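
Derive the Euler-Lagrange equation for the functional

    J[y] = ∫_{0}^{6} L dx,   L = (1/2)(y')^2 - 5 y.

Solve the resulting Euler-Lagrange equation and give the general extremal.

The Lagrangian is L = (1/2)(y')^2 - 5 y.
∂L/∂y = -5.
∂L/∂y' = y'.
The Euler-Lagrange equation d/dx(∂L/∂y') − ∂L/∂y = 0 becomes:
    y'' + 5 = 0
General solution: y(x) = -(5/2) x^2 + A x + B, where A and B are arbitrary constants fixed by the endpoint conditions.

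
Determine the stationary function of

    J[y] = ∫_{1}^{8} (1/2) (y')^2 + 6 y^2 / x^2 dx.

The Lagrangian is L = (1/2) (y')^2 + 6 y^2 / x^2.
Compute ∂L/∂y = 12y/x^2, ∂L/∂y' = y'.
The Euler-Lagrange equation d/dx(∂L/∂y') − ∂L/∂y = 0 reduces to
    y'' − 12/x^2 · y = 0  (x > 0).
Its general solution is
    y(x) = A x^4 + B x^(-3),
with A, B fixed by the endpoint conditions.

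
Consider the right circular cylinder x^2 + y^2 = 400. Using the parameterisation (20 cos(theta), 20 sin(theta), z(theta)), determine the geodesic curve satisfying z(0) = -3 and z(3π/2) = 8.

Parameterise the cylinder of radius R = 20 as
    r(θ) = (20 cos θ, 20 sin θ, z(θ)).
The arc-length element is
    ds = sqrt(400 + (dz/dθ)^2) dθ,
so the Lagrangian is L = sqrt(400 + z'^2).
L depends on z' only, not on z or θ, so ∂L/∂z = 0 and
    ∂L/∂z' = z' / sqrt(400 + z'^2).
The Euler-Lagrange equation gives
    d/dθ( z' / sqrt(400 + z'^2) ) = 0,
so z' is constant. Integrating once:
    z(θ) = a θ + b,
a helix on the cylinder (a straight line when the cylinder is unrolled). The constants a, b are determined by the endpoint conditions.
With endpoint conditions z(0) = -3 and z(3π/2) = 8: from z(0) = b we get b = -3, and a·3π/2 + -3 = 8 gives a = 22/(3π), so
    z(θ) = (22/(3π)) θ − 3.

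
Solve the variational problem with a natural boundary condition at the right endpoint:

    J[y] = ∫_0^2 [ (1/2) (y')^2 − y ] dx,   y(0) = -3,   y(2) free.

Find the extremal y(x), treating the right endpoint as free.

The Lagrangian L = (1/2) (y')^2 − y gives
    ∂L/∂y = −1,   ∂L/∂y' = y'.
Euler-Lagrange: d/dx(y') − (−1) = 0, i.e. y'' + 1 = 0, so
    y(x) = −(1/2) x^2 + C1 x + C2.
Fixed left endpoint y(0) = -3 ⇒ C2 = -3.
The right endpoint x = 2 is free, so the natural (transversality) condition is ∂L/∂y' |_{x=2} = 0, i.e. y'(2) = 0.
Compute y'(x) = −1 x + C1, so y'(2) = −2 + C1 = 0 ⇒ C1 = 2.
Therefore the extremal is
    y(x) = −x^2/2 + 2 x − 3.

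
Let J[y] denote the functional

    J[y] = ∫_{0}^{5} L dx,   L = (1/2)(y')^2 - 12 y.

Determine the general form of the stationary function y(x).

The Lagrangian is L = (1/2)(y')^2 - 12 y.
∂L/∂y = -12.
∂L/∂y' = y'.
The Euler-Lagrange equation d/dx(∂L/∂y') − ∂L/∂y = 0 becomes:
    y'' + 12 = 0
General solution: y(x) = -6 x^2 + A x + B, where A and B are arbitrary constants fixed by the endpoint conditions.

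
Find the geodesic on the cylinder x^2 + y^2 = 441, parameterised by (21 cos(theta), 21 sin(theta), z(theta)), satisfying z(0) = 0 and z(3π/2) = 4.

Parameterise the cylinder of radius R = 21 as
    r(θ) = (21 cos θ, 21 sin θ, z(θ)).
The arc-length element is
    ds = sqrt(441 + (dz/dθ)^2) dθ,
so the Lagrangian is L = sqrt(441 + z'^2).
L depends on z' only, not on z or θ, so ∂L/∂z = 0 and
    ∂L/∂z' = z' / sqrt(441 + z'^2).
The Euler-Lagrange equation gives
    d/dθ( z' / sqrt(441 + z'^2) ) = 0,
so z' is constant. Integrating once:
    z(θ) = a θ + b,
a helix on the cylinder (a straight line when the cylinder is unrolled). The constants a, b are determined by the endpoint conditions.
With endpoint conditions z(0) = 0 and z(3π/2) = 4: from z(0) = b we get b = 0, and a·3π/2 + 0 = 4 gives a = 8/(3π), so
    z(θ) = (8/(3π)) θ.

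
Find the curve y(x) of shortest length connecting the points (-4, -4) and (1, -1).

Arc-length functional: J[y] = ∫ sqrt(1 + (y')^2) dx.
Lagrangian L = sqrt(1 + (y')^2) has no explicit y dependence, so ∂L/∂y = 0 and the Euler-Lagrange equation gives
    d/dx( y' / sqrt(1 + (y')^2) ) = 0  ⇒  y' / sqrt(1 + (y')^2) = const.
Hence y' is constant, so y(x) is affine.
Fitting the endpoints (-4, -4) and (1, -1):
    slope m = ((-1) − (-4)) / (1 − (-4)) = 3/5,
    intercept c = (-4) − m·(-4) = -8/5.
Extremal: y(x) = (3/5) x - 8/5.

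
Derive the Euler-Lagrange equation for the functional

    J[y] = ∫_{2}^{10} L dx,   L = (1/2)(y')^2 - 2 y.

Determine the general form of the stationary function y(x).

The Lagrangian is L = (1/2)(y')^2 - 2 y.
∂L/∂y = -2.
∂L/∂y' = y'.
The Euler-Lagrange equation d/dx(∂L/∂y') − ∂L/∂y = 0 becomes:
    y'' + 2 = 0
General solution: y(x) = -x^2 + A x + B, where A and B are arbitrary constants fixed by the endpoint conditions.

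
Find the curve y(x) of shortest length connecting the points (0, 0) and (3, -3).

Arc-length functional: J[y] = ∫ sqrt(1 + (y')^2) dx.
Lagrangian L = sqrt(1 + (y')^2) has no explicit y dependence, so ∂L/∂y = 0 and the Euler-Lagrange equation gives
    d/dx( y' / sqrt(1 + (y')^2) ) = 0  ⇒  y' / sqrt(1 + (y')^2) = const.
Hence y' is constant, so y(x) is affine.
Fitting the endpoints (0, 0) and (3, -3):
    slope m = ((-3) − 0) / (3 − 0) = -1,
    intercept c = 0 − m·0 = 0.
Extremal: y(x) = -x.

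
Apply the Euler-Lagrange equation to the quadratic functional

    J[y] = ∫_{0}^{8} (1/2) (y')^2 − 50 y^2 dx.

The Lagrangian is L = (1/2) (y')^2 − 50 y^2.
Compute ∂L/∂y = -100y, ∂L/∂y' = y'.
The Euler-Lagrange equation d/dx(∂L/∂y') − ∂L/∂y = 0 reduces to
    y'' + 100 y = 0.
Its general solution is
    y(x) = A sin(10x) + B cos(10x),
with A, B fixed by the endpoint conditions.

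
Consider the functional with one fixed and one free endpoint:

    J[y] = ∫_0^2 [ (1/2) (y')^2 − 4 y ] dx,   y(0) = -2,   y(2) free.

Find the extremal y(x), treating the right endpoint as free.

The Lagrangian L = (1/2) (y')^2 − 4 y gives
    ∂L/∂y = −4,   ∂L/∂y' = y'.
Euler-Lagrange: d/dx(y') − (−4) = 0, i.e. y'' + 4 = 0, so
    y(x) = −(4/2) x^2 + C1 x + C2.
Fixed left endpoint y(0) = -2 ⇒ C2 = -2.
The right endpoint x = 2 is free, so the natural (transversality) condition is ∂L/∂y' |_{x=2} = 0, i.e. y'(2) = 0.
Compute y'(x) = −4 x + C1, so y'(2) = −8 + C1 = 0 ⇒ C1 = 8.
Therefore the extremal is
    y(x) = −2 x^2 + 8 x − 2.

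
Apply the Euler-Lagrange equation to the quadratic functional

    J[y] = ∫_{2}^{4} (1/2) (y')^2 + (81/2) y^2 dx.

The Lagrangian is L = (1/2) (y')^2 + (81/2) y^2.
Compute ∂L/∂y = 81y, ∂L/∂y' = y'.
The Euler-Lagrange equation d/dx(∂L/∂y') − ∂L/∂y = 0 reduces to
    y'' − 81 y = 0.
Its general solution is
    y(x) = A e^(9x) + B e^(−9x),
with A, B fixed by the endpoint conditions.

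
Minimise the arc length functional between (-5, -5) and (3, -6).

Arc-length functional: J[y] = ∫ sqrt(1 + (y')^2) dx.
Lagrangian L = sqrt(1 + (y')^2) has no explicit y dependence, so ∂L/∂y = 0 and the Euler-Lagrange equation gives
    d/dx( y' / sqrt(1 + (y')^2) ) = 0  ⇒  y' / sqrt(1 + (y')^2) = const.
Hence y' is constant, so y(x) is affine.
Fitting the endpoints (-5, -5) and (3, -6):
    slope m = ((-6) − (-5)) / (3 − (-5)) = -1/8,
    intercept c = (-5) − m·(-5) = -45/8.
Extremal: y(x) = (-1/8) x - 45/8.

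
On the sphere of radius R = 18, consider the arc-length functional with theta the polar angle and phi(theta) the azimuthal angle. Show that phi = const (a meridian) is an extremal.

On the sphere of radius R = 18 with spherical coordinates (θ, φ), the induced metric is
    ds^2 = 324(dθ^2 + sin^2(θ) dφ^2).
Using θ as the parameter, the arc-length functional becomes
    J[φ] = ∫ 18 sqrt(1 + sin^2(θ) (dφ/dθ)^2) dθ.
So L = 18 sqrt(1 + sin^2(θ) φ'^2). Compute
    ∂L/∂φ = 0  (L has no explicit φ dependence),
    ∂L/∂φ' = 18 sin^2(θ) φ' / sqrt(1 + sin^2(θ) φ'^2).
For the candidate φ(θ) = c (constant), φ' = 0, so ∂L/∂φ' evaluated along the candidate vanishes, and ∂L/∂φ is identically zero. Hence
    d/dθ(∂L/∂φ') − ∂L/∂φ = 0
is satisfied. Therefore meridians φ = const are extremals of arc length — they are geodesics on the sphere.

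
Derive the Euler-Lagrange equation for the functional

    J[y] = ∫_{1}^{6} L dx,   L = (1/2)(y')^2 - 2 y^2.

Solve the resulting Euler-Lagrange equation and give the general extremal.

The Lagrangian is L = (1/2)(y')^2 - 2 y^2.
∂L/∂y = -4y.
∂L/∂y' = y'.
The Euler-Lagrange equation d/dx(∂L/∂y') − ∂L/∂y = 0 becomes:
    y'' + 4 y = 0
General solution: y(x) = A sin(2x) + B cos(2x), where A and B are arbitrary constants fixed by the endpoint conditions.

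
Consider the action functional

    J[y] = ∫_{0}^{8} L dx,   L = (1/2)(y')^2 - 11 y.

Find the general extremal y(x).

The Lagrangian is L = (1/2)(y')^2 - 11 y.
∂L/∂y = -11.
∂L/∂y' = y'.
The Euler-Lagrange equation d/dx(∂L/∂y') − ∂L/∂y = 0 becomes:
    y'' + 11 = 0
General solution: y(x) = -(11/2) x^2 + A x + B, where A and B are arbitrary constants fixed by the endpoint conditions.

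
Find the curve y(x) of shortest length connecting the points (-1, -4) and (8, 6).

Arc-length functional: J[y] = ∫ sqrt(1 + (y')^2) dx.
Lagrangian L = sqrt(1 + (y')^2) has no explicit y dependence, so ∂L/∂y = 0 and the Euler-Lagrange equation gives
    d/dx( y' / sqrt(1 + (y')^2) ) = 0  ⇒  y' / sqrt(1 + (y')^2) = const.
Hence y' is constant, so y(x) is affine.
Fitting the endpoints (-1, -4) and (8, 6):
    slope m = (6 − (-4)) / (8 − (-1)) = 10/9,
    intercept c = (-4) − m·(-1) = -26/9.
Extremal: y(x) = (10/9) x - 26/9.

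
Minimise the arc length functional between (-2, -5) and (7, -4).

Arc-length functional: J[y] = ∫ sqrt(1 + (y')^2) dx.
Lagrangian L = sqrt(1 + (y')^2) has no explicit y dependence, so ∂L/∂y = 0 and the Euler-Lagrange equation gives
    d/dx( y' / sqrt(1 + (y')^2) ) = 0  ⇒  y' / sqrt(1 + (y')^2) = const.
Hence y' is constant, so y(x) is affine.
Fitting the endpoints (-2, -5) and (7, -4):
    slope m = ((-4) − (-5)) / (7 − (-2)) = 1/9,
    intercept c = (-5) − m·(-2) = -43/9.
Extremal: y(x) = (1/9) x - 43/9.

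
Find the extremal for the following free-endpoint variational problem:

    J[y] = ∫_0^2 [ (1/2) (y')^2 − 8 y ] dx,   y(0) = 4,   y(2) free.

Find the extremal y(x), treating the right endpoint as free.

The Lagrangian L = (1/2) (y')^2 − 8 y gives
    ∂L/∂y = −8,   ∂L/∂y' = y'.
Euler-Lagrange: d/dx(y') − (−8) = 0, i.e. y'' + 8 = 0, so
    y(x) = −(8/2) x^2 + C1 x + C2.
Fixed left endpoint y(0) = 4 ⇒ C2 = 4.
The right endpoint x = 2 is free, so the natural (transversality) condition is ∂L/∂y' |_{x=2} = 0, i.e. y'(2) = 0.
Compute y'(x) = −8 x + C1, so y'(2) = −16 + C1 = 0 ⇒ C1 = 16.
Therefore the extremal is
    y(x) = −4 x^2 + 16 x + 4.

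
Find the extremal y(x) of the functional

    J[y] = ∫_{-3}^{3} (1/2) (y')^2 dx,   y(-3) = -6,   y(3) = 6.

The Lagrangian is L = (1/2) (y')^2.
Compute ∂L/∂y = 0, ∂L/∂y' = y'.
The Euler-Lagrange equation d/dx(∂L/∂y') − ∂L/∂y = 0 reduces to
    y'' = 0.
Its general solution is
    y(x) = A x + B,
with A, B fixed by the endpoint conditions.
Applying the endpoint conditions y(-3) = -6 and y(3) = 6: solve A·-3 + B = -6 and A·3 + B = 6. Subtracting gives A(3 − -3) = 6 − -6, so A = 2, and B = -6 − A·-3 = 0. Therefore
    y(x) = 2 x.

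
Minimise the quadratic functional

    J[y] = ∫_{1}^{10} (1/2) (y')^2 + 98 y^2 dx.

The Lagrangian is L = (1/2) (y')^2 + 98 y^2.
Compute ∂L/∂y = 196y, ∂L/∂y' = y'.
The Euler-Lagrange equation d/dx(∂L/∂y') − ∂L/∂y = 0 reduces to
    y'' − 196 y = 0.
Its general solution is
    y(x) = A e^(14x) + B e^(−14x),
with A, B fixed by the endpoint conditions.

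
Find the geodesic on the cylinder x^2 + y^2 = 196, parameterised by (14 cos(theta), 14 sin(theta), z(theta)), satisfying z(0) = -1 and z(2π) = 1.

Parameterise the cylinder of radius R = 14 as
    r(θ) = (14 cos θ, 14 sin θ, z(θ)).
The arc-length element is
    ds = sqrt(196 + (dz/dθ)^2) dθ,
so the Lagrangian is L = sqrt(196 + z'^2).
L depends on z' only, not on z or θ, so ∂L/∂z = 0 and
    ∂L/∂z' = z' / sqrt(196 + z'^2).
The Euler-Lagrange equation gives
    d/dθ( z' / sqrt(196 + z'^2) ) = 0,
so z' is constant. Integrating once:
    z(θ) = a θ + b,
a helix on the cylinder (a straight line when the cylinder is unrolled). The constants a, b are determined by the endpoint conditions.
With endpoint conditions z(0) = -1 and z(2π) = 1: from z(0) = b we get b = -1, and a·2π + -1 = 1 gives a = 1/π, so
    z(θ) = (1/π) θ − 1.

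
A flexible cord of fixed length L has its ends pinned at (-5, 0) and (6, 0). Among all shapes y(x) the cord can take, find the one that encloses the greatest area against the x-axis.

Set up the augmented Lagrangian using a multiplier λ for the length constraint:
    F(y, y') = y − λ sqrt(1 + y'^2).
F has no explicit x dependence, so the Beltrami identity yields a first integral
    F − y' ∂F/∂y' = C.
Compute ∂F/∂y' = −λ y' / sqrt(1 + y'^2). Then
    y − λ sqrt(1 + y'^2) + λ y'^2 / sqrt(1 + y'^2) = C
    ⇒  y − λ / sqrt(1 + y'^2) = C.
Solving for y' and integrating gives
    (x − a)^2 + (y − b)^2 = λ^2,
a circular arc of radius λ. The constants a, b are determined by the endpoint conditions y(-5) = y(6) = 0, and λ is fixed implicitly by the length constraint
    ∫_{-5}^{6} sqrt(1 + y'^2) dx = L.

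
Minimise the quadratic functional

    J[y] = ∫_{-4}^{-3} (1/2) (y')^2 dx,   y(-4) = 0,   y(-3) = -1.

The Lagrangian is L = (1/2) (y')^2.
Compute ∂L/∂y = 0, ∂L/∂y' = y'.
The Euler-Lagrange equation d/dx(∂L/∂y') − ∂L/∂y = 0 reduces to
    y'' = 0.
Its general solution is
    y(x) = A x + B,
with A, B fixed by the endpoint conditions.
Applying the endpoint conditions y(-4) = 0 and y(-3) = -1: solve A·-4 + B = 0 and A·-3 + B = -1. Subtracting gives A(-3 − -4) = -1 − 0, so A = -1, and B = 0 − A·-4 = -4. Therefore
    y(x) = -x - 4.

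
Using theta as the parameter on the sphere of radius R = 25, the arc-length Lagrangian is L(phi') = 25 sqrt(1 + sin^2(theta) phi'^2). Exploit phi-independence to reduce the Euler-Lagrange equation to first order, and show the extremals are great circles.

On the sphere of radius R = 25 with spherical coordinates (θ, φ), the induced metric is
    ds^2 = 625(dθ^2 + sin^2(θ) dφ^2).
Parameterise by θ; the arc-length functional is
    J[φ] = ∫ 25 sqrt(1 + sin^2(θ) (dφ/dθ)^2) dθ,
so L = 25 sqrt(1 + sin^2(θ) φ'^2). Compute
    ∂L/∂φ = 0  (L has no explicit φ dependence),
    ∂L/∂φ' = 25 sin^2(θ) φ' / sqrt(1 + sin^2(θ) φ'^2).
Since ∂L/∂φ = 0, the Euler-Lagrange equation
    d/dθ(∂L/∂φ') − ∂L/∂φ = 0
reduces to d/dθ(∂L/∂φ') = 0, i.e. the momentum conjugate to φ is conserved:
    25 sin^2(θ) φ' / sqrt(1 + sin^2(θ) φ'^2) = C.
The overall factor of 25 is constant, so dividing through gives Clairaut's relation sin^2(θ) φ' / sqrt(1 + sin^2(θ) φ'^2) = C' (with C' = C/25). Solving for φ' and integrating gives the great-circle family
    cot(θ) = A cos(φ − φ_0),
i.e. the intersection of the sphere with a plane through the origin. The two constants A and φ_0 (equivalently C and one phase) are fixed by the two endpoint conditions.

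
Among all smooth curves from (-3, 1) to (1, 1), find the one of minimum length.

Arc-length functional: J[y] = ∫ sqrt(1 + (y')^2) dx.
Lagrangian L = sqrt(1 + (y')^2) has no explicit y dependence, so ∂L/∂y = 0 and the Euler-Lagrange equation gives
    d/dx( y' / sqrt(1 + (y')^2) ) = 0  ⇒  y' / sqrt(1 + (y')^2) = const.
Hence y' is constant, so y(x) is affine.
Fitting the endpoints (-3, 1) and (1, 1):
    slope m = (1 − 1) / (1 − (-3)) = 0,
    intercept c = 1 − m·(-3) = 1.
Extremal: y(x) = 1.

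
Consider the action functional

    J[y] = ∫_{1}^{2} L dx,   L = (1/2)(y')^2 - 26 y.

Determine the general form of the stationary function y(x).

The Lagrangian is L = (1/2)(y')^2 - 26 y.
∂L/∂y = -26.
∂L/∂y' = y'.
The Euler-Lagrange equation d/dx(∂L/∂y') − ∂L/∂y = 0 becomes:
    y'' + 26 = 0
General solution: y(x) = -13 x^2 + A x + B, where A and B are arbitrary constants fixed by the endpoint conditions.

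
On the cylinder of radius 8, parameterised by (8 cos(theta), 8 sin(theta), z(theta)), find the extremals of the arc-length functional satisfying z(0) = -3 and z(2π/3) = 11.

Parameterise the cylinder of radius R = 8 as
    r(θ) = (8 cos θ, 8 sin θ, z(θ)).
The arc-length element is
    ds = sqrt(64 + (dz/dθ)^2) dθ,
so the Lagrangian is L = sqrt(64 + z'^2).
L depends on z' only, not on z or θ, so ∂L/∂z = 0 and
    ∂L/∂z' = z' / sqrt(64 + z'^2).
The Euler-Lagrange equation gives
    d/dθ( z' / sqrt(64 + z'^2) ) = 0,
so z' is constant. Integrating once:
    z(θ) = a θ + b,
a helix on the cylinder (a straight line when the cylinder is unrolled). The constants a, b are determined by the endpoint conditions.
With endpoint conditions z(0) = -3 and z(2π/3) = 11: from z(0) = b we get b = -3, and a·2π/3 + -3 = 11 gives a = 21/π, so
    z(θ) = (21/π) θ − 3.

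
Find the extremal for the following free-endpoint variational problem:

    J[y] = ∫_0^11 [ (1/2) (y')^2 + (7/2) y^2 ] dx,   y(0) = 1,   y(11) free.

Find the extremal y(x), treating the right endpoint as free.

The Lagrangian L = (1/2) (y')^2 + (7/2) y^2 gives
    ∂L/∂y = 7 y,   ∂L/∂y' = y'.
Euler-Lagrange: y'' − 7 y = 0.
With k = sqrt(7), the general solution is
    y(x) = A cosh(sqrt(7) x) + B sinh(sqrt(7) x).
Fixed left endpoint y(0) = 1 ⇒ A = 1.
The right endpoint x = 11 is free, so the natural (transversality) condition is ∂L/∂y' |_{x=11} = 0, i.e. y'(11) = 0.
Compute y'(x) = A k sinh(k x) + B k cosh(k x), so
    y'(11) = A k sinh(k·11) + B k cosh(k·11) = 0
    ⇒ B = −A tanh(k·11) = − tanh(sqrt(7)·11).
Therefore the extremal is
    y(x) = cosh(sqrt(7) x) − tanh(sqrt(7)·11) sinh(sqrt(7) x).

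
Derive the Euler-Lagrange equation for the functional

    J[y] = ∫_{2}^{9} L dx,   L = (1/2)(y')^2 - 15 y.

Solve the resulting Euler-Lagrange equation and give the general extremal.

The Lagrangian is L = (1/2)(y')^2 - 15 y.
∂L/∂y = -15.
∂L/∂y' = y'.
The Euler-Lagrange equation d/dx(∂L/∂y') − ∂L/∂y = 0 becomes:
    y'' + 15 = 0
General solution: y(x) = -(15/2) x^2 + A x + B, where A and B are arbitrary constants fixed by the endpoint conditions.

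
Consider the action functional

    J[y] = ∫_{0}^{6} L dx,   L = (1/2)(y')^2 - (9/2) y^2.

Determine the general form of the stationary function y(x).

The Lagrangian is L = (1/2)(y')^2 - (9/2) y^2.
∂L/∂y = -9y.
∂L/∂y' = y'.
The Euler-Lagrange equation d/dx(∂L/∂y') − ∂L/∂y = 0 becomes:
    y'' + 9 y = 0
General solution: y(x) = A sin(3x) + B cos(3x), where A and B are arbitrary constants fixed by the endpoint conditions.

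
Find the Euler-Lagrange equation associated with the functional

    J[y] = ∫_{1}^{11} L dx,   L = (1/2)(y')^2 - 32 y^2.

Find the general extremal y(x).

The Lagrangian is L = (1/2)(y')^2 - 32 y^2.
∂L/∂y = -64y.
∂L/∂y' = y'.
The Euler-Lagrange equation d/dx(∂L/∂y') − ∂L/∂y = 0 becomes:
    y'' + 64 y = 0
General solution: y(x) = A sin(8x) + B cos(8x), where A and B are arbitrary constants fixed by the endpoint conditions.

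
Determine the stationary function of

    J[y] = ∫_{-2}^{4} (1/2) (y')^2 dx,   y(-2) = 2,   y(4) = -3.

The Lagrangian is L = (1/2) (y')^2.
Compute ∂L/∂y = 0, ∂L/∂y' = y'.
The Euler-Lagrange equation d/dx(∂L/∂y') − ∂L/∂y = 0 reduces to
    y'' = 0.
Its general solution is
    y(x) = A x + B,
with A, B fixed by the endpoint conditions.
Applying the endpoint conditions y(-2) = 2 and y(4) = -3: solve A·-2 + B = 2 and A·4 + B = -3. Subtracting gives A(4 − -2) = -3 − 2, so A = -5/6, and B = 2 − A·-2 = 1/3. Therefore
    y(x) = (-5/6) x + 1/3.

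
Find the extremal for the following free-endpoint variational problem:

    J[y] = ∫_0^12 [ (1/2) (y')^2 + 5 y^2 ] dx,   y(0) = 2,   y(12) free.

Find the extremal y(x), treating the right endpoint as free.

The Lagrangian L = (1/2) (y')^2 + 5 y^2 gives
    ∂L/∂y = 10 y,   ∂L/∂y' = y'.
Euler-Lagrange: y'' − 10 y = 0.
With k = sqrt(10), the general solution is
    y(x) = A cosh(sqrt(10) x) + B sinh(sqrt(10) x).
Fixed left endpoint y(0) = 2 ⇒ A = 2.
The right endpoint x = 12 is free, so the natural (transversality) condition is ∂L/∂y' |_{x=12} = 0, i.e. y'(12) = 0.
Compute y'(x) = A k sinh(k x) + B k cosh(k x), so
    y'(12) = A k sinh(k·12) + B k cosh(k·12) = 0
    ⇒ B = −A tanh(k·12) = − 2 tanh(sqrt(10)·12).
Therefore the extremal is
    y(x) = 2 cosh(sqrt(10) x) − 2 tanh(sqrt(10)·12) sinh(sqrt(10) x).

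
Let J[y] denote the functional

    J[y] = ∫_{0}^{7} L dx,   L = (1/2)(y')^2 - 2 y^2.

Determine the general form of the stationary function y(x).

The Lagrangian is L = (1/2)(y')^2 - 2 y^2.
∂L/∂y = -4y.
∂L/∂y' = y'.
The Euler-Lagrange equation d/dx(∂L/∂y') − ∂L/∂y = 0 becomes:
    y'' + 4 y = 0
General solution: y(x) = A sin(2x) + B cos(2x), where A and B are arbitrary constants fixed by the endpoint conditions.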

## EXERCISE
Without changing anything, quote the lines from the top of the data to the line that contains "J[y] = ∫_0^2 [ (1/2) (y')^2 − y", including that line.

## ANSWER TO THIS TASK
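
Derive the Euler-Lagrange equation for the functional

    J[y] = ∫_{0}^{6} L dx,   L = (1/2)(y')^2 - 5 y.

Solve the resulting Euler-Lagrange equation and give the general extremal.

The Lagrangian is L = (1/2)(y')^2 - 5 y.
∂L/∂y = -5.
∂L/∂y' = y'.
The Euler-Lagrange equation d/dx(∂L/∂y') − ∂L/∂y = 0 becomes:
    y'' + 5 = 0
General solution: y(x) = -(5/2) x^2 + A x + B, where A and B are arbitrary constants fixed by the endpoint conditions.

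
Determine the stationary function of

    J[y] = ∫_{1}^{8} (1/2) (y')^2 + 6 y^2 / x^2 dx.

The Lagrangian is L = (1/2) (y')^2 + 6 y^2 / x^2.
Compute ∂L/∂y = 12y/x^2, ∂L/∂y' = y'.
The Euler-Lagrange equation d/dx(∂L/∂y') − ∂L/∂y = 0 reduces to
    y'' − 12/x^2 · y = 0  (x > 0).
Its general solution is
    y(x) = A x^4 + B x^(-3),
with A, B fixed by the endpoint conditions.

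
Consider the right circular cylinder x^2 + y^2 = 400. Using the parameterisation (20 cos(theta), 20 sin(theta), z(theta)), determine the geodesic curve satisfying z(0) = -3 and z(3π/2) = 8.

Parameterise the cylinder of radius R = 20 as
    r(θ) = (20 cos θ, 20 sin θ, z(θ)).
The arc-length element is
    ds = sqrt(400 + (dz/dθ)^2) dθ,
so the Lagrangian is L = sqrt(400 + z'^2).
L depends on z' only, not on z or θ, so ∂L/∂z = 0 and
    ∂L/∂z' = z' / sqrt(400 + z'^2).
The Euler-Lagrange equation gives
    d/dθ( z' / sqrt(400 + z'^2) ) = 0,
so z' is constant. Integrating once:
    z(θ) = a θ + b,
a helix on the cylinder (a straight line when the cylinder is unrolled). The constants a, b are determined by the endpoint conditions.
With endpoint conditions z(0) = -3 and z(3π/2) = 8: from z(0) = b we get b = -3, and a·3π/2 + -3 = 8 gives a = 22/(3π), so
    z(θ) = (22/(3π)) θ − 3.

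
Solve the variational problem with a natural boundary condition at the right endpoint:

    J[y] = ∫_0^2 [ (1/2) (y')^2 − y ] dx,   y(0) = -3,   y(2) free.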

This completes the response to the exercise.